Segment Start: RECORD EXCERPTS
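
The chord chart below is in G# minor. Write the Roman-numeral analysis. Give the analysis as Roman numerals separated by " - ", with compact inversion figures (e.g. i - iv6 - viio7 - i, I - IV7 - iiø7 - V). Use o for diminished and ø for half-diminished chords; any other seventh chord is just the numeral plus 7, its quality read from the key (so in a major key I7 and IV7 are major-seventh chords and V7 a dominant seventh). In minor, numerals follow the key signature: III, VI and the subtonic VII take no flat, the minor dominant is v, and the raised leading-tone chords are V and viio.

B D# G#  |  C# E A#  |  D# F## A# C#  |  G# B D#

i6 - iio6 - V7 - i

B-D#-G#: minor triad on G# = scale degree 1 → i6.
C#-E-A# has root A#, degree 2 in G# minor, so iio6.
D#-F##-A#-C#: dominant seventh chord on D# = scale degree 5 → V7.
G#-B-D# has root G#, degree 1 in G# minor, so i.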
Segment End: RECORD EXCERPTS
WHAT IS EXPECTED — The expected answer is the complete material, restated exactly.

ANSWER SECTION —
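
The chord chart below is in G# minor. Write the Roman-numeral analysis. Give the analysis as Roman numerals separated by " - ", with compact inversion figures (e.g. i - iv6 - viio7 - i, I - IV7 - iiø7 - V). Use o for diminished and ø for half-diminished chords; any other seventh chord is just the numeral plus 7, its quality read from the key (so in a major key I7 and IV7 are major-seventh chords and V7 a dominant seventh). In minor, numerals follow the key signature: III, VI and the subtonic VII take no flat, the minor dominant is v, and the raised leading-tone chords are V and viio.

B D# G#  |  C# E A#  |  D# F## A# C#  |  G# B D#

i6 - iio6 - V7 - i

B-D#-G#: minor triad on G# = scale degree 1 → i6.
C#-E-A# has root A#, degree 2 in G# minor, so iio6.
D#-F##-A#-C#: dominant seventh chord on D# = scale degree 5 → V7.
G#-B-D# has root G#, degree 1 in G# minor, so i.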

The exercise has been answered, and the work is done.